====== EXERCISE INPUT ======

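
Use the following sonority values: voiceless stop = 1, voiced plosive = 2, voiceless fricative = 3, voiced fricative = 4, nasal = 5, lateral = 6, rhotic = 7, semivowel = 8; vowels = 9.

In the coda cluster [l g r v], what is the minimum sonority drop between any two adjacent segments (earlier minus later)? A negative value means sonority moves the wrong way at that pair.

-5

/l/ is a lateral (sonority 6).
/g/ is a voiced plosive (sonority 2).
/r/ is a rhotic (sonority 7).
/v/ is a voiced fricative (sonority 4).
/l/→/g/: change +4.
/g/→/r/: change -5.
/r/→/v/: change +3.
Minimum = -5.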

======

EXERCISE:
Nothing in the records may change; output all of them exactly.

SOLUTION:
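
Use the following sonority values: voiceless stop = 1, voiced plosive = 2, voiceless fricative = 3, voiced fricative = 4, nasal = 5, lateral = 6, rhotic = 7, semivowel = 8; vowels = 9.

In the coda cluster [l g r v], what is the minimum sonority drop between any two adjacent segments (earlier minus later)? A negative value means sonority moves the wrong way at that pair.

-5

/l/ is a lateral (sonority 6).
/g/ is a voiced plosive (sonority 2).
/r/ is a rhotic (sonority 7).
/v/ is a voiced fricative (sonority 4).
/l/→/g/: change +4.
/g/→/r/: change -5.
/r/→/v/: change +3.
Minimum = -5.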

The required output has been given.